* _What to produce_: In the entries below, find the line containing "(17/13)*((-70*9)/((-6/(-743))))*(11/3) = -4862935/13". Write out that line and all lines after it, exactly, and nothing else.

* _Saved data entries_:

────────────────────────────────────────

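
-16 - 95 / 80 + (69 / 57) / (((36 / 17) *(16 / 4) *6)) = -281759 / 16416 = -17.16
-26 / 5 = -5.20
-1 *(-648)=648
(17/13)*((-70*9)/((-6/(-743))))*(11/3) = -4862935/13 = -374071.92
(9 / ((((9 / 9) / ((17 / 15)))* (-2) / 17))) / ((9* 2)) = -289 / 60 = -4.82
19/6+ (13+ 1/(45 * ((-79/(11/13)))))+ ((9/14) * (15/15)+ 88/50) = 30036284/1617525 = 18.57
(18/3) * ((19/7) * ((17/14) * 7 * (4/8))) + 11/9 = 8875/126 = 70.44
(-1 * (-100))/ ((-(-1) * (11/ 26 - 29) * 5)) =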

────────────────────────────────────────

* _Finished task_:
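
(17/13)*((-70*9)/((-6/(-743))))*(11/3) = -4862935/13 = -374071.92
(9 / ((((9 / 9) / ((17 / 15)))* (-2) / 17))) / ((9* 2)) = -289 / 60 = -4.82
19/6+ (13+ 1/(45 * ((-79/(11/13)))))+ ((9/14) * (15/15)+ 88/50) = 30036284/1617525 = 18.57
(18/3) * ((19/7) * ((17/14) * 7 * (4/8))) + 11/9 = 8875/126 = 70.44
(-1 * (-100))/ ((-(-1) * (11/ 26 - 29) * 5)) =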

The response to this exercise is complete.